_Problem description_:
Reproduce every line in the listing that contains the word "factors".

------------------------

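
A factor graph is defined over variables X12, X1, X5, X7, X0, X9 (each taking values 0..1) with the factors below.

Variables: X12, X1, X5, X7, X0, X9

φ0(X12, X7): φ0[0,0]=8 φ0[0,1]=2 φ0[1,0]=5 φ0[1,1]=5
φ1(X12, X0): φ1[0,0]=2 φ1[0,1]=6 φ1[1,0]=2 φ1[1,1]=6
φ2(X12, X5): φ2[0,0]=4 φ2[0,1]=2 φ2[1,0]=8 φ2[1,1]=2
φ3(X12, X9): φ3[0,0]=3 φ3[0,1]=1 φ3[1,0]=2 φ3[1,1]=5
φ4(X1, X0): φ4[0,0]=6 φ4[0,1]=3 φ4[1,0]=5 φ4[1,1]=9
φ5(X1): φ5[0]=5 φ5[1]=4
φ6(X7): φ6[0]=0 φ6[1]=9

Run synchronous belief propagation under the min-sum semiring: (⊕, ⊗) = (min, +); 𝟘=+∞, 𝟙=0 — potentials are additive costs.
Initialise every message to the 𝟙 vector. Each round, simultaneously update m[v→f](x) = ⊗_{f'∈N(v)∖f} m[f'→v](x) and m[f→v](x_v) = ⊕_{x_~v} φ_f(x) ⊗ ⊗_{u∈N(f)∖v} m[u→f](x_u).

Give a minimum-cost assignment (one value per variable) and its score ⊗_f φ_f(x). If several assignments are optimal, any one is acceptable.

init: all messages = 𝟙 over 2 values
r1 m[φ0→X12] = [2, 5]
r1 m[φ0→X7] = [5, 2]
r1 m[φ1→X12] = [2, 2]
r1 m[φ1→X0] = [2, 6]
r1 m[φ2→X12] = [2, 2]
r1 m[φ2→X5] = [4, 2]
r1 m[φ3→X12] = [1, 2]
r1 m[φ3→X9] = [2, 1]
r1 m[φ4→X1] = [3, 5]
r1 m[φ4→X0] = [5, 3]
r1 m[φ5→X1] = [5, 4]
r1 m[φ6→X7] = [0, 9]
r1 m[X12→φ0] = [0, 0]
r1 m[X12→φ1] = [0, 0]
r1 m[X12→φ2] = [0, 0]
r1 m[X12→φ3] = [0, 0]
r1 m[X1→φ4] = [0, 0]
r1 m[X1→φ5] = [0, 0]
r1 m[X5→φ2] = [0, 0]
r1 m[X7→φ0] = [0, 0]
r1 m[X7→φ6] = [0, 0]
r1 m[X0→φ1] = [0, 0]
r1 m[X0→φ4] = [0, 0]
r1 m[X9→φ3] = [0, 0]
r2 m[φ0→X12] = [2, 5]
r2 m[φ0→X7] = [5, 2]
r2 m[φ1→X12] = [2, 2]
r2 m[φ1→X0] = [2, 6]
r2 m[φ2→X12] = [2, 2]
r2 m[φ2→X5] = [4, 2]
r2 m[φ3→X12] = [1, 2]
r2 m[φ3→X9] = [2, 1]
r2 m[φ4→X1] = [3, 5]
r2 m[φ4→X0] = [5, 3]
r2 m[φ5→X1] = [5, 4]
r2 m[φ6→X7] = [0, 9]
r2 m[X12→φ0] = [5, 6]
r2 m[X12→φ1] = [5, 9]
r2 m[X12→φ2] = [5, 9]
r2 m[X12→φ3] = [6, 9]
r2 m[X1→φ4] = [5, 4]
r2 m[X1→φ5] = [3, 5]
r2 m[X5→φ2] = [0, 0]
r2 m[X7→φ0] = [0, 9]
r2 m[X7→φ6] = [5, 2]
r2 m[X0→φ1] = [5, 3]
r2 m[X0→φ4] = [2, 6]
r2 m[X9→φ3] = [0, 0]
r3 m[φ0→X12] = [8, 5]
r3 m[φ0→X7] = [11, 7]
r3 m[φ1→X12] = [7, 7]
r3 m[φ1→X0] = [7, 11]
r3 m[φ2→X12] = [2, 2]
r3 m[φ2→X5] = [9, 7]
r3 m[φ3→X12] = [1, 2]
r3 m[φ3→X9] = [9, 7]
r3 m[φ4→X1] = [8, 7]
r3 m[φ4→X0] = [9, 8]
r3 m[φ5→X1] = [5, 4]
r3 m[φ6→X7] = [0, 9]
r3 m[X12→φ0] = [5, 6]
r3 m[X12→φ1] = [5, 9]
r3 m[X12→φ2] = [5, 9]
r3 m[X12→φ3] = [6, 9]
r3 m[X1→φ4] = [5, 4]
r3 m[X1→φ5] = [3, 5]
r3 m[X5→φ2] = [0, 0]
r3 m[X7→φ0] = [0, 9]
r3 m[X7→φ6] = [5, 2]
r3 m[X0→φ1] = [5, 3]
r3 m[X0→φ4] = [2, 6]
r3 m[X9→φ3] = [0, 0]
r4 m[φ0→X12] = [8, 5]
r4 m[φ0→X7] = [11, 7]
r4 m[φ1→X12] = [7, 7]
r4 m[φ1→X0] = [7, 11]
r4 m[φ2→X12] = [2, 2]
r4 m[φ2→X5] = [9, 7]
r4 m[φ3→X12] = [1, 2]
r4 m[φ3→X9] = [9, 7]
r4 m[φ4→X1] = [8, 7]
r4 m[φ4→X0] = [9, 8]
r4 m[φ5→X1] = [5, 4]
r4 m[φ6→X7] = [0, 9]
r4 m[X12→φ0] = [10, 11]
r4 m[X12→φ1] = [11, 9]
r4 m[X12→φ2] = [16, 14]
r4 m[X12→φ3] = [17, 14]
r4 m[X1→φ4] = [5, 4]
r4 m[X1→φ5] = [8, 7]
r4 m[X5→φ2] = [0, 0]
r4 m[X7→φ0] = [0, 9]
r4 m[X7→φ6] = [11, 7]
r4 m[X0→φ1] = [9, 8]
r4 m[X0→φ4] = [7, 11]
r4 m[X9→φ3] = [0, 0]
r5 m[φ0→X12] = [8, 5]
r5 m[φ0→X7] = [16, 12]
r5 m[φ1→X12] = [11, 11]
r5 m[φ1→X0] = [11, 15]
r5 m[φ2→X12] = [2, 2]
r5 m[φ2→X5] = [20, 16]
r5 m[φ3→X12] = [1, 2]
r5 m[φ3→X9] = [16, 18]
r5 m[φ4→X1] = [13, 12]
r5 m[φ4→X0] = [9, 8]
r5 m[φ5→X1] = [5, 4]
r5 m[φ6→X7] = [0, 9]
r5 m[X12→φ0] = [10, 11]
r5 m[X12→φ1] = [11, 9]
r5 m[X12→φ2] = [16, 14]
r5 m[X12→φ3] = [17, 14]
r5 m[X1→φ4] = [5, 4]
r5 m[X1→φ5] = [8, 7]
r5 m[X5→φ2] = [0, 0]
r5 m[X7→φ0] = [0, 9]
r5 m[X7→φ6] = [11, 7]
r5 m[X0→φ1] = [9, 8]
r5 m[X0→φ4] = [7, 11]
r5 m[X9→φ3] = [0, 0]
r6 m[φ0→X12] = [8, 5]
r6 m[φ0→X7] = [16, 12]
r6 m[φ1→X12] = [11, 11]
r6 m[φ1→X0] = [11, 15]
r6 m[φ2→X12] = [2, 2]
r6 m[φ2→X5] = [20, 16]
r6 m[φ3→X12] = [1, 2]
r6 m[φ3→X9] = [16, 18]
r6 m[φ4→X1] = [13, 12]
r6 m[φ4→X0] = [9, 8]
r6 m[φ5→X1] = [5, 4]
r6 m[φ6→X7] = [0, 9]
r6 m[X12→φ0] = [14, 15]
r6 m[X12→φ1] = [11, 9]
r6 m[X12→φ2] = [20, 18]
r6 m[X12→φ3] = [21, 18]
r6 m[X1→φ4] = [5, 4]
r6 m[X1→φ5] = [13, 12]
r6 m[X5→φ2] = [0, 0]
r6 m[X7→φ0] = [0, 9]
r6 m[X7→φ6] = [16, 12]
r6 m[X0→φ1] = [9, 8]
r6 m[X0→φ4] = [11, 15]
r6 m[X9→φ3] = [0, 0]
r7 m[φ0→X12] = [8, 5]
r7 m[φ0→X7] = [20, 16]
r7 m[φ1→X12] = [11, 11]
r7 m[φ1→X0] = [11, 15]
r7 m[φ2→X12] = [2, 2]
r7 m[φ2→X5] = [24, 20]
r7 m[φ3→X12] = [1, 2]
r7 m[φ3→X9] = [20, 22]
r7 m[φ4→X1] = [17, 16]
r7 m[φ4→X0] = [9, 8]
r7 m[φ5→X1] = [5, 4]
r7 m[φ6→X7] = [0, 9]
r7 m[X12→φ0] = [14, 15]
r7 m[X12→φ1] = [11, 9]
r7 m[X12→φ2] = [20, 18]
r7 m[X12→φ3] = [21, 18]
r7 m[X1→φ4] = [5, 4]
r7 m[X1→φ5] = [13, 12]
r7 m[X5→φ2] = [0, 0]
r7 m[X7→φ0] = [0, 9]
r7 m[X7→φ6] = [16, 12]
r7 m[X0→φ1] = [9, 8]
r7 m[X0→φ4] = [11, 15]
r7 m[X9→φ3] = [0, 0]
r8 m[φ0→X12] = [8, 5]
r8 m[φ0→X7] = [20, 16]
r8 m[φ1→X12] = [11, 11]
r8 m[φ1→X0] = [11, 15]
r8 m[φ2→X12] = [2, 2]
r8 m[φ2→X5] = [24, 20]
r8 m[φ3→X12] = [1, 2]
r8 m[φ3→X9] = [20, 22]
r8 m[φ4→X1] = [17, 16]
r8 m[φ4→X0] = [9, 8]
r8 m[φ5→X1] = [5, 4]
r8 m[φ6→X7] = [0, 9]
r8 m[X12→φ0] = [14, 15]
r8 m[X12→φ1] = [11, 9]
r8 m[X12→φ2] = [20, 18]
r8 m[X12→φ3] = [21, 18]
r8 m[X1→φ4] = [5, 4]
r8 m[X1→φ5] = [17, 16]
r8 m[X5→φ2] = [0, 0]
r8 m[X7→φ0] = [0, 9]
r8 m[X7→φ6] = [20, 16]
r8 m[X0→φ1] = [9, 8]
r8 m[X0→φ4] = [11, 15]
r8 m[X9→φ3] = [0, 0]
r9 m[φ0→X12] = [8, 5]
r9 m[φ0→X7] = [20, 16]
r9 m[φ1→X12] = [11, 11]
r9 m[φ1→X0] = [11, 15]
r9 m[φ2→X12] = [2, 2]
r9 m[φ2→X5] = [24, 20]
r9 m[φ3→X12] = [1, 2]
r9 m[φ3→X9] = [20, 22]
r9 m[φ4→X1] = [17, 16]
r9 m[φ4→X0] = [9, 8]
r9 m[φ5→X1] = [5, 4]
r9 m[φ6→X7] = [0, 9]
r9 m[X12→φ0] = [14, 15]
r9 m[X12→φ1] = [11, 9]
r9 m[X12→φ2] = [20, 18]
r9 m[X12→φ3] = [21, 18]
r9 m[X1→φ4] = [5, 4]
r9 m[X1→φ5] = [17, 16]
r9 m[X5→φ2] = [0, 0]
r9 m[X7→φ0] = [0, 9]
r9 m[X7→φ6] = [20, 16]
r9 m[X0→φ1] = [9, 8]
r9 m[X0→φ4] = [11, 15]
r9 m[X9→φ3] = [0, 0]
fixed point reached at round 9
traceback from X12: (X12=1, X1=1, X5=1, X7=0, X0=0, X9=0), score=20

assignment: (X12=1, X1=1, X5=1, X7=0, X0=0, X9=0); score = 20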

------------------------

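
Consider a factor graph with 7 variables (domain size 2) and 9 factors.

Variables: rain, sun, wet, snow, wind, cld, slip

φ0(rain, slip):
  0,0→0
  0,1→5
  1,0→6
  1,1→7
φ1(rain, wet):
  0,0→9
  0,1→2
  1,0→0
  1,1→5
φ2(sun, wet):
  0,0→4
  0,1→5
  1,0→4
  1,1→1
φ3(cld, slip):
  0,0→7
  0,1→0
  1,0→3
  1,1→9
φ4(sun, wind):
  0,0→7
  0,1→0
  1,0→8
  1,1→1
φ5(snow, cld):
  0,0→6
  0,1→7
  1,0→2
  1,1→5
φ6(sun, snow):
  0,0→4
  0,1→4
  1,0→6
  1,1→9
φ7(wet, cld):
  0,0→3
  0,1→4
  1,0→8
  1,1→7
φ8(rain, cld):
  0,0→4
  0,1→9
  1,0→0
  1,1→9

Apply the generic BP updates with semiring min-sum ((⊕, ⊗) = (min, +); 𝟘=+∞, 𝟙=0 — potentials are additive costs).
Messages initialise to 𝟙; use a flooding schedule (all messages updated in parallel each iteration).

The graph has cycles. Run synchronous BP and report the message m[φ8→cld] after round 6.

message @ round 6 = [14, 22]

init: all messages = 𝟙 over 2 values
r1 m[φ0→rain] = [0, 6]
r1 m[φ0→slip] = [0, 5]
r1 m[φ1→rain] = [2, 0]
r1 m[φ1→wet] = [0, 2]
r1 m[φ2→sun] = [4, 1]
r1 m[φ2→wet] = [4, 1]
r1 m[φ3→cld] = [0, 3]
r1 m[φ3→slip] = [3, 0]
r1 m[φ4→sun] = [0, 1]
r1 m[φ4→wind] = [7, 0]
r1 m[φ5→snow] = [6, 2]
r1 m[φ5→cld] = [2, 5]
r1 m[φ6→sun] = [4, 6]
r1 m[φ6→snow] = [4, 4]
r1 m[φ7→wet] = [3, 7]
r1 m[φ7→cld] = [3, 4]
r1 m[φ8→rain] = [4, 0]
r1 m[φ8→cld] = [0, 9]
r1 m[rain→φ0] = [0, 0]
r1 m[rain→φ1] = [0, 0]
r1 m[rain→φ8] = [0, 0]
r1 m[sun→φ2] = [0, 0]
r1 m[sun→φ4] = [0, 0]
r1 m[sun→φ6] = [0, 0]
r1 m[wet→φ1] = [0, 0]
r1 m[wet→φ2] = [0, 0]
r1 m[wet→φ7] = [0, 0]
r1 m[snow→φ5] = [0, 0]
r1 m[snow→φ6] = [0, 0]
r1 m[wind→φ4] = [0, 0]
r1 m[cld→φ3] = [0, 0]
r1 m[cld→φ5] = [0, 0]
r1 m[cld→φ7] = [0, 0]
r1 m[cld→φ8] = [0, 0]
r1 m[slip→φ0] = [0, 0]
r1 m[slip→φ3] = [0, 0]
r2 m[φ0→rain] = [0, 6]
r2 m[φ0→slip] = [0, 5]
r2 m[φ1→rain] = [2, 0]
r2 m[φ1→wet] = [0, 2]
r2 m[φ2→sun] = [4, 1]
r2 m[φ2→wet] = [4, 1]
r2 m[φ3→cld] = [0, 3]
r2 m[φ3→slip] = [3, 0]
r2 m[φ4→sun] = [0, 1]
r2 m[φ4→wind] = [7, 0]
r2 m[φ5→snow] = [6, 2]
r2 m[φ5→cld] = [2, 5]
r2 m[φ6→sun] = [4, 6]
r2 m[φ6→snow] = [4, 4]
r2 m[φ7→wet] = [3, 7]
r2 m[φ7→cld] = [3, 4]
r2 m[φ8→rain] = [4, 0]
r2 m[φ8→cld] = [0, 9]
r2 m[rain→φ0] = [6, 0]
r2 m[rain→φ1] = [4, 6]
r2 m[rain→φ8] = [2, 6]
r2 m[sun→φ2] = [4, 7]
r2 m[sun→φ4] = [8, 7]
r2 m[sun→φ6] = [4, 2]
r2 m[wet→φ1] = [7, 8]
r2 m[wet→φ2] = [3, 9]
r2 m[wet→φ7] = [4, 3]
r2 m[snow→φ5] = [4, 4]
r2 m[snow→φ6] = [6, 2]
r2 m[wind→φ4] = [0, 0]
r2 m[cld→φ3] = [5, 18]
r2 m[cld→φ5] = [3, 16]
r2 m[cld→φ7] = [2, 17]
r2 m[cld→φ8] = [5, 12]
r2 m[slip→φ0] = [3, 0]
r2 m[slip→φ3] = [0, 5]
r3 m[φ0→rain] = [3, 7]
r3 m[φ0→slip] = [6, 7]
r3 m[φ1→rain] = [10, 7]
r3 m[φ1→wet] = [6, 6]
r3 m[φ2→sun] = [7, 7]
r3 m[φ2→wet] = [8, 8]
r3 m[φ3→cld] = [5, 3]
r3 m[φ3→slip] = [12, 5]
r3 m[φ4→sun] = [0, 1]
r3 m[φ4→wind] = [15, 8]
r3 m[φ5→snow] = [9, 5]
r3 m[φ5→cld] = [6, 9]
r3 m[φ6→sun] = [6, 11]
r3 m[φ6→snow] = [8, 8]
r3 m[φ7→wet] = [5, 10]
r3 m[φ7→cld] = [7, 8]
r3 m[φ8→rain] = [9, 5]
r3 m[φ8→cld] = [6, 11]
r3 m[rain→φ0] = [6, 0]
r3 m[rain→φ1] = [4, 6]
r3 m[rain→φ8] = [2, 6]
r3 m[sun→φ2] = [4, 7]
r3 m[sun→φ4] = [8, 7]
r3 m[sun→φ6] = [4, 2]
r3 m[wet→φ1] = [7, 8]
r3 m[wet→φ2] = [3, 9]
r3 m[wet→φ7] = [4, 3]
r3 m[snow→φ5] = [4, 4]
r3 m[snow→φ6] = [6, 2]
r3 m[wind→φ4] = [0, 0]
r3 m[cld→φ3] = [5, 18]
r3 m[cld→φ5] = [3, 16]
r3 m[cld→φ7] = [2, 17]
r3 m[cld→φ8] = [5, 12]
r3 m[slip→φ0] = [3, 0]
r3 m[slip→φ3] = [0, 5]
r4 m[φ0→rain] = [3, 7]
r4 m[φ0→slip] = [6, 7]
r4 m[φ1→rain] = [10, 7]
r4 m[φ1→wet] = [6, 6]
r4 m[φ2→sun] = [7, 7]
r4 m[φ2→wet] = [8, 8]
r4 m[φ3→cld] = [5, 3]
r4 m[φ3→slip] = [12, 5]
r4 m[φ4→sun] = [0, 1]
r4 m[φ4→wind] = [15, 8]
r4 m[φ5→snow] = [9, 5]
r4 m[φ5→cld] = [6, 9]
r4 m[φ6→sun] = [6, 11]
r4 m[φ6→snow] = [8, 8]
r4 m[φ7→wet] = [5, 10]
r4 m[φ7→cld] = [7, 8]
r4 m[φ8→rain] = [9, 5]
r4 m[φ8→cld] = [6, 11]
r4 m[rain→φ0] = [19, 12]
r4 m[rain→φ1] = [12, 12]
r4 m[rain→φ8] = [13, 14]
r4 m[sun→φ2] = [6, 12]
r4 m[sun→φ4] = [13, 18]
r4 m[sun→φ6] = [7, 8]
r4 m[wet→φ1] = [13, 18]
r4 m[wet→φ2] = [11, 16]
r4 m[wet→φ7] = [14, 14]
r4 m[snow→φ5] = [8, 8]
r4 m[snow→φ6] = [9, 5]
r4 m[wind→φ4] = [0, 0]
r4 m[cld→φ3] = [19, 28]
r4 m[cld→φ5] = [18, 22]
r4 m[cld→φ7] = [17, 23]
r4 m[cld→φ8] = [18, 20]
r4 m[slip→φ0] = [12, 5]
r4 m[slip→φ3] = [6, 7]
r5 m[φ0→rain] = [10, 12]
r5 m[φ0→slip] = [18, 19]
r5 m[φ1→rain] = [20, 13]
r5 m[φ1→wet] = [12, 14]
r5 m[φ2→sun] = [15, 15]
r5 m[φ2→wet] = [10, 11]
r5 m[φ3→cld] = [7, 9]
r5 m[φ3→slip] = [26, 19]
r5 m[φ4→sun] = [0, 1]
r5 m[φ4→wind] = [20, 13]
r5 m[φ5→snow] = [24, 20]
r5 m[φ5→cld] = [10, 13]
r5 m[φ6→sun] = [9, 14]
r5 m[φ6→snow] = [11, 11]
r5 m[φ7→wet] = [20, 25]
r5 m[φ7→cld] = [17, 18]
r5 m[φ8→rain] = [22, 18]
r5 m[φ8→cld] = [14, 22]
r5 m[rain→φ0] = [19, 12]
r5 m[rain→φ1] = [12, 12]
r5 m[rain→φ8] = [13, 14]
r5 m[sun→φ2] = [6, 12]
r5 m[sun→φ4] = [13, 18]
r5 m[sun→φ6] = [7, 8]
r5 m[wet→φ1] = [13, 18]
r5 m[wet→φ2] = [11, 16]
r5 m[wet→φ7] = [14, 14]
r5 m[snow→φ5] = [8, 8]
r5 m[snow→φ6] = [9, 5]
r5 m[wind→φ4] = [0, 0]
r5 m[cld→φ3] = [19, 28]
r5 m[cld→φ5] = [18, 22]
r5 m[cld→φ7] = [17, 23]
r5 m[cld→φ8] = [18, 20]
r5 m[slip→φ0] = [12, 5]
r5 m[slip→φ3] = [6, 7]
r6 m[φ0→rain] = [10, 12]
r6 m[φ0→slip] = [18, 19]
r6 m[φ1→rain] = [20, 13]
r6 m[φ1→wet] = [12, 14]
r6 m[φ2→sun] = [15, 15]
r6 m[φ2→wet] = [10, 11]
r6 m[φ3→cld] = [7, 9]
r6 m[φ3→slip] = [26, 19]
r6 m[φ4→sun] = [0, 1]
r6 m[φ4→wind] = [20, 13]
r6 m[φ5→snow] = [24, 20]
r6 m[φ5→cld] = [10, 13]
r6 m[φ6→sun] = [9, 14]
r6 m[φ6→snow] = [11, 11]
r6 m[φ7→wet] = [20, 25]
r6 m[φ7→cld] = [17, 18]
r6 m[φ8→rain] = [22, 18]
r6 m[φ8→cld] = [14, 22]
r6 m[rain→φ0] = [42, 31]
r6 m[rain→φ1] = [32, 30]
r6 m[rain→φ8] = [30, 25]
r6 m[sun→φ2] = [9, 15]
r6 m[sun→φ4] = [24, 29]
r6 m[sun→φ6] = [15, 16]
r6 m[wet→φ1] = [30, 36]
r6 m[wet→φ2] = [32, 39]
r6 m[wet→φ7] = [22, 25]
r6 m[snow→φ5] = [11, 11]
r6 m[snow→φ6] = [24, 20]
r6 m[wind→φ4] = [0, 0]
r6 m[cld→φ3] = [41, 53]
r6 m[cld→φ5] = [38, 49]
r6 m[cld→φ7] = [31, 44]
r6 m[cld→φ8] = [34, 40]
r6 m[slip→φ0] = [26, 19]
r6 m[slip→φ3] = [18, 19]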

------------------------

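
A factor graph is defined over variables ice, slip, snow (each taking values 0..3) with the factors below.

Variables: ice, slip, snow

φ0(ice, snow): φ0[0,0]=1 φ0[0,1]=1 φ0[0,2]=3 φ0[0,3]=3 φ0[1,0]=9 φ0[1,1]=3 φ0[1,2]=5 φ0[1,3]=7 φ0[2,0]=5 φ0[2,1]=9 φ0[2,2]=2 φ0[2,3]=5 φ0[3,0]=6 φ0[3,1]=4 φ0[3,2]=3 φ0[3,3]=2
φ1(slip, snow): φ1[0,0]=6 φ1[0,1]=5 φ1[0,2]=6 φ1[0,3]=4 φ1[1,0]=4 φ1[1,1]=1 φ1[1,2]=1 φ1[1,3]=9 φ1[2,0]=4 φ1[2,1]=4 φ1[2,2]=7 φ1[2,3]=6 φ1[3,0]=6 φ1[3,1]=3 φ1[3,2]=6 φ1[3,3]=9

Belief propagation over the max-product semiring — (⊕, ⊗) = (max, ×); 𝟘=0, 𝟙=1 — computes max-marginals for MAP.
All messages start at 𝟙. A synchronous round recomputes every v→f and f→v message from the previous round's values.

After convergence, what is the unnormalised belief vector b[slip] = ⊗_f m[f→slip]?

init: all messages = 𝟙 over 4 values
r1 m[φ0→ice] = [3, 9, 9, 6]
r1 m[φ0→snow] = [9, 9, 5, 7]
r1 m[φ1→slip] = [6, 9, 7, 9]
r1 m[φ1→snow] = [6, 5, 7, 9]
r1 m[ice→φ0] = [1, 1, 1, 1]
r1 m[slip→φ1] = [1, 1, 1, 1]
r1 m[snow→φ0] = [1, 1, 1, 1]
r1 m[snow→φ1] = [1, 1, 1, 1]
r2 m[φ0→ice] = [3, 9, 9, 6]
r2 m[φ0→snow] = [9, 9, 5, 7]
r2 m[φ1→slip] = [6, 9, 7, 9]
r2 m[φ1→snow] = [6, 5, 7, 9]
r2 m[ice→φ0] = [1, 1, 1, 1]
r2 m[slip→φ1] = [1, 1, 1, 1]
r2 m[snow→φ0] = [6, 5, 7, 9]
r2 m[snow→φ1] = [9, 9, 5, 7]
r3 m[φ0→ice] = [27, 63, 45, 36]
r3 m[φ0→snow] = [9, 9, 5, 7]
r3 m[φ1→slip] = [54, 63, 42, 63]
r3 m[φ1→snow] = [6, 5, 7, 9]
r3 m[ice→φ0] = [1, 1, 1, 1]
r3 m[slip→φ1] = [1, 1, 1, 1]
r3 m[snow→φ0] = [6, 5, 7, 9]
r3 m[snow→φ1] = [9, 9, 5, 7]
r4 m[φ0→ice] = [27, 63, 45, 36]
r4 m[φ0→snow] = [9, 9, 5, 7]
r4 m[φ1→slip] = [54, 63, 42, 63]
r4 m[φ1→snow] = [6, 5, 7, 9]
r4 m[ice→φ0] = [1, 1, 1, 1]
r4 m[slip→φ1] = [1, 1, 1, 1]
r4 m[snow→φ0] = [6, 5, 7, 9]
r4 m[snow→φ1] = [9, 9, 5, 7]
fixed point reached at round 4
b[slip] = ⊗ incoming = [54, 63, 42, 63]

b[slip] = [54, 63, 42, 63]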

------------------------

_Answer space_:
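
A factor graph is defined over variables X12, X1, X5, X7, X0, X9 (each taking values 0..1) with the factors below.
Consider a factor graph with 7 variables (domain size 2) and 9 factors.
A factor graph is defined over variables ice, slip, snow (each taking values 0..3) with the factors below.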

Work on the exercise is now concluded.